** DATA PROVIDED follows **

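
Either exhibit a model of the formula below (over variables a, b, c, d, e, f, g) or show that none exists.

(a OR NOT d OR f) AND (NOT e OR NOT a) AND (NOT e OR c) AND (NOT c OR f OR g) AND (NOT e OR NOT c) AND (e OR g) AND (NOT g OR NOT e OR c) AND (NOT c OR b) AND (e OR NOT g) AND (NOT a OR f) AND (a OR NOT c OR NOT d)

Suppose e = false.
(g) alone gives g = true.
But (NOT g) is also a unit clause — contradiction.
Undo e and try e = true.
(NOT a) alone gives a = false.
(c) alone gives c = true.
But (NOT c) is also a unit clause — contradiction.
Either choice for e ends in contradiction.

UNSATISFIABLE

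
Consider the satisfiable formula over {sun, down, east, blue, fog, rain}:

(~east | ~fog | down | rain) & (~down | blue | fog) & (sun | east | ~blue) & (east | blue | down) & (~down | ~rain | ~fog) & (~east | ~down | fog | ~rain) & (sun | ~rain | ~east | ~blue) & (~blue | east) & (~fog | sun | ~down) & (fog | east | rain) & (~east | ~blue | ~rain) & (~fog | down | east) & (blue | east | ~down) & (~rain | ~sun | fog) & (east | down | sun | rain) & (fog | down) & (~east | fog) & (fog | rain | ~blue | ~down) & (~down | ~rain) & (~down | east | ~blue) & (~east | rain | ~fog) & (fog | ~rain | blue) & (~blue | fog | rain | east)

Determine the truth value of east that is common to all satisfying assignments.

Suppose east = 0.
From the singleton clause (~blue), blue = 0.
From the singleton clause (down), down = 1.
But (~down) is also a unit clause — contradiction.
So every satisfying assignment has east = True.

True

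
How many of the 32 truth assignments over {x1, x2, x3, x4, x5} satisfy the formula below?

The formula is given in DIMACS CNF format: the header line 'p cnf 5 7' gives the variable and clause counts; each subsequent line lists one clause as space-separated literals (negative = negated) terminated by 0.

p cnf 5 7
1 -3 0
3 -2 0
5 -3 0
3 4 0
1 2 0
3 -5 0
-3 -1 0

There are 2^5 = 32 truth assignments over (x1, x2, x3, x4, x5).
Split on x2. With x2 = True, the clauses containing x2 are satisfied and ¬x2 drops from the rest; 0 of the 2^4 = 16 assignments to the other variables satisfy what remains.
With x2 = False, by the same count on the reduced clause set, 1 assignment works.
(One model: x1=T, x2=F, x3=F, x4=T, x5=F.)
Total: 0 + 1 = 1.

1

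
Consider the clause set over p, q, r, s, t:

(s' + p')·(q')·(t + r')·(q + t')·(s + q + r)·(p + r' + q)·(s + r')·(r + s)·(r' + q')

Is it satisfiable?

Yes, satisfiable

Unit clause (q') forces q = 0.
Unit clause (t') forces t = 0.
Unit clause (r') forces r = 0.
Unit clause (s) forces s = 1.
Unit clause (p') forces p = 0.
All clauses are satisfied.
A satisfying assignment: p=0; q=0; r=0; s=1; t=0.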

** End of DATA PROVIDED **

## REQUIRED ACTION
Type out the entries once more, precisely.

## RESPONSE
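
Either exhibit a model of the formula below (over variables a, b, c, d, e, f, g) or show that none exists.

(a OR NOT d OR f) AND (NOT e OR NOT a) AND (NOT e OR c) AND (NOT c OR f OR g) AND (NOT e OR NOT c) AND (e OR g) AND (NOT g OR NOT e OR c) AND (NOT c OR b) AND (e OR NOT g) AND (NOT a OR f) AND (a OR NOT c OR NOT d)

Suppose e = false.
(g) alone gives g = true.
But (NOT g) is also a unit clause — contradiction.
Undo e and try e = true.
(NOT a) alone gives a = false.
(c) alone gives c = true.
But (NOT c) is also a unit clause — contradiction.
Either choice for e ends in contradiction.

UNSATISFIABLE

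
Consider the satisfiable formula over {sun, down, east, blue, fog, rain}:

(~east | ~fog | down | rain) & (~down | blue | fog) & (sun | east | ~blue) & (east | blue | down) & (~down | ~rain | ~fog) & (~east | ~down | fog | ~rain) & (sun | ~rain | ~east | ~blue) & (~blue | east) & (~fog | sun | ~down) & (fog | east | rain) & (~east | ~blue | ~rain) & (~fog | down | east) & (blue | east | ~down) & (~rain | ~sun | fog) & (east | down | sun | rain) & (fog | down) & (~east | fog) & (fog | rain | ~blue | ~down) & (~down | ~rain) & (~down | east | ~blue) & (~east | rain | ~fog) & (fog | ~rain | blue) & (~blue | fog | rain | east)

Determine the truth value of east that is common to all satisfying assignments.

Suppose east = 0.
From the singleton clause (~blue), blue = 0.
From the singleton clause (down), down = 1.
But (~down) is also a unit clause — contradiction.
So every satisfying assignment has east = True.

True

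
How many of the 32 truth assignments over {x1, x2, x3, x4, x5} satisfy the formula below?

The formula is given in DIMACS CNF format: the header line 'p cnf 5 7' gives the variable and clause counts; each subsequent line lists one clause as space-separated literals (negative = negated) terminated by 0.

p cnf 5 7
1 -3 0
3 -2 0
5 -3 0
3 4 0
1 2 0
3 -5 0
-3 -1 0

There are 2^5 = 32 truth assignments over (x1, x2, x3, x4, x5).
Split on x2. With x2 = True, the clauses containing x2 are satisfied and ¬x2 drops from the rest; 0 of the 2^4 = 16 assignments to the other variables satisfy what remains.
With x2 = False, by the same count on the reduced clause set, 1 assignment works.
(One model: x1=T, x2=F, x3=F, x4=T, x5=F.)
Total: 0 + 1 = 1.

1

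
Consider the clause set over p, q, r, s, t:

(s' + p')·(q')·(t + r')·(q + t')·(s + q + r)·(p + r' + q)·(s + r')·(r + s)·(r' + q')

Is it satisfiable?

Yes, satisfiable

Unit clause (q') forces q = 0.
Unit clause (t') forces t = 0.
Unit clause (r') forces r = 0.
Unit clause (s) forces s = 1.
Unit clause (p') forces p = 0.
All clauses are satisfied.
A satisfying assignment: p=0; q=0; r=0; s=1; t=0.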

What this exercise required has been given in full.